§ DATASET CONTENT
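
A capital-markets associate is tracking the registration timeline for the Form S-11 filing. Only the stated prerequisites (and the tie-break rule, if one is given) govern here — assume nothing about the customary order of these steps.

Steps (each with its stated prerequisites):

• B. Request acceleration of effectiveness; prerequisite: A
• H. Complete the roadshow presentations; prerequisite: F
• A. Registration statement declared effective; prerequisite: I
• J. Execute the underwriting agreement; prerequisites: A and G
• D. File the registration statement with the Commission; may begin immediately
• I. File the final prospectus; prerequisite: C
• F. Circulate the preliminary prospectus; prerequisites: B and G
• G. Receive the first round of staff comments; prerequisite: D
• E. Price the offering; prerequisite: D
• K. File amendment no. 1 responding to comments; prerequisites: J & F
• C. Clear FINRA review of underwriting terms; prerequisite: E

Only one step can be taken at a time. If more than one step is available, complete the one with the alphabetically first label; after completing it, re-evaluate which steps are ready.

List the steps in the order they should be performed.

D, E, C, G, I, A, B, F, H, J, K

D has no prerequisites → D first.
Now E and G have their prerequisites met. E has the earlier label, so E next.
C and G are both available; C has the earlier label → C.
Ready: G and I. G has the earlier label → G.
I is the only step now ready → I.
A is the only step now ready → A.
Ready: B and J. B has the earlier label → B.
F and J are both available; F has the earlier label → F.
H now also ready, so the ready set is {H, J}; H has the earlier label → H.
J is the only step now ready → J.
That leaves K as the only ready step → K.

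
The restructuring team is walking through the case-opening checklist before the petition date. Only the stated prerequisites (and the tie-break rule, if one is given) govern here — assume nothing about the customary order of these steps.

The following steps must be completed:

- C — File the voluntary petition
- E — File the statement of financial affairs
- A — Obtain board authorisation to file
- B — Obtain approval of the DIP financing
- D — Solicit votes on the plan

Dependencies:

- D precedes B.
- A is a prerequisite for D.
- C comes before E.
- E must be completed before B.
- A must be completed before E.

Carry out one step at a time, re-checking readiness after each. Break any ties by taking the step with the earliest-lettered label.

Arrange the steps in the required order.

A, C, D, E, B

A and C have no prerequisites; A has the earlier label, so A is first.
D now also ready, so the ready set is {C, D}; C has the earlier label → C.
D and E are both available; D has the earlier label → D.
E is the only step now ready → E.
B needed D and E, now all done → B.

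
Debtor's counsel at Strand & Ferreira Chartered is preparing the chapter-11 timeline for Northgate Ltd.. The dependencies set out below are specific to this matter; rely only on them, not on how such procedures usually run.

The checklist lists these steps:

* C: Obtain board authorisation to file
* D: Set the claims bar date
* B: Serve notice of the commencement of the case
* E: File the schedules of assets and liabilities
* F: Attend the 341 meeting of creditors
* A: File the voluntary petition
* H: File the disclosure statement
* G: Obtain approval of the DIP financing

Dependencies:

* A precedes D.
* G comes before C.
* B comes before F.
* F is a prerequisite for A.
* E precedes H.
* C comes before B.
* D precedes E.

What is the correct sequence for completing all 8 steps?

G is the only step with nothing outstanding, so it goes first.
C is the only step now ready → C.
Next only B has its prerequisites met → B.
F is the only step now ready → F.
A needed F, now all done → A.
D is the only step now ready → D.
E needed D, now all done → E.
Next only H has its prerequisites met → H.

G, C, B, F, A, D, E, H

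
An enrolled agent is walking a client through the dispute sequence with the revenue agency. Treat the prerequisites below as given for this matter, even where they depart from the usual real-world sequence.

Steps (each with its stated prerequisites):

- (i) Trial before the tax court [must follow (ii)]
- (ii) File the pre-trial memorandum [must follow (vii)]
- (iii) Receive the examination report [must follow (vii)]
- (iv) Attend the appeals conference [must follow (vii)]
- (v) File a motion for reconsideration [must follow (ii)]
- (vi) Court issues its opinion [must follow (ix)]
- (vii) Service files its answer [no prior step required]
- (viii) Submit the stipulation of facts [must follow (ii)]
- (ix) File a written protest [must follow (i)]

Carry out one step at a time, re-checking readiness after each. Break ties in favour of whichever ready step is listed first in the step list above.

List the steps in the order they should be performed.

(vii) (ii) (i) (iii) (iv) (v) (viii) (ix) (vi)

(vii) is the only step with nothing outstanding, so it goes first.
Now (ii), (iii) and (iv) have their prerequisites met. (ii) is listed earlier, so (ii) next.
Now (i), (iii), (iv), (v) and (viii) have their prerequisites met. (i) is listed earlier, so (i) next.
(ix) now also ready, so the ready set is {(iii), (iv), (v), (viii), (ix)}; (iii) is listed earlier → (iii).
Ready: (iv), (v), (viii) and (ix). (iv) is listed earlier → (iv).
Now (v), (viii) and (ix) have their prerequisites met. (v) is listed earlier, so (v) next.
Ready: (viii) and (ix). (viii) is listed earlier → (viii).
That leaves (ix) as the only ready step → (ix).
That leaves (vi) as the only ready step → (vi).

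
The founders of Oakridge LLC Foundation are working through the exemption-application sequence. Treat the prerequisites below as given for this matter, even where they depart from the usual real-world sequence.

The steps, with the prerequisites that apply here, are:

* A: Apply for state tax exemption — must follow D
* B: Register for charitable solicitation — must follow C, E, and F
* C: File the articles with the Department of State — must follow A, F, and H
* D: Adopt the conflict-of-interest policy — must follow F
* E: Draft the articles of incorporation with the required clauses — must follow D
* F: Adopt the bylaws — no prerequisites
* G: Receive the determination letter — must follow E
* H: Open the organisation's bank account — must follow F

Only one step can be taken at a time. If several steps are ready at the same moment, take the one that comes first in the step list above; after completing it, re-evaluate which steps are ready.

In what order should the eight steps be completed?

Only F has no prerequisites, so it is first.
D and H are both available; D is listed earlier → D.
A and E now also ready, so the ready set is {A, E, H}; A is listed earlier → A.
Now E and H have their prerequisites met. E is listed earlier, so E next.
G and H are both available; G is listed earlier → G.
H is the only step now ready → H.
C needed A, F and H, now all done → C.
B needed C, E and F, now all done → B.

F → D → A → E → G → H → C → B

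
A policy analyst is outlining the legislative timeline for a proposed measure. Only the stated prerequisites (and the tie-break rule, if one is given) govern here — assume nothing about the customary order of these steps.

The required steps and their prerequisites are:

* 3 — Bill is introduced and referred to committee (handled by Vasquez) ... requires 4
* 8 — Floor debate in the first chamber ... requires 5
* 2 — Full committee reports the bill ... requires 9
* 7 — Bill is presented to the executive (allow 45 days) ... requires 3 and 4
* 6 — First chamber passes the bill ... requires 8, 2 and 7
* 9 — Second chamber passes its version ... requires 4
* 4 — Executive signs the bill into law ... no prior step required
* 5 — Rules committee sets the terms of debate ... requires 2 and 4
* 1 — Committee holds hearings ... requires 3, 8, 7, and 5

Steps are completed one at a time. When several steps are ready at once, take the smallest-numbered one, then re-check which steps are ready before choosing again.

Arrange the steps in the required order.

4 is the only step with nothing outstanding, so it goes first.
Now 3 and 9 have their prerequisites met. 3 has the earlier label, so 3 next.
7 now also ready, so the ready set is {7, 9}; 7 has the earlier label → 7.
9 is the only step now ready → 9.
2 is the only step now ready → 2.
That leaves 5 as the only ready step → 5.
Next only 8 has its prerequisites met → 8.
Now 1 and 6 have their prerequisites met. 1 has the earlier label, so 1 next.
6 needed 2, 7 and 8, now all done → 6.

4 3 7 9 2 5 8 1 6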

§ EXERCISE REQUIREMENTS
Based on the records above, count the lines in which "assume" occurs and provide only the number.

§ TASK RESPONSE
3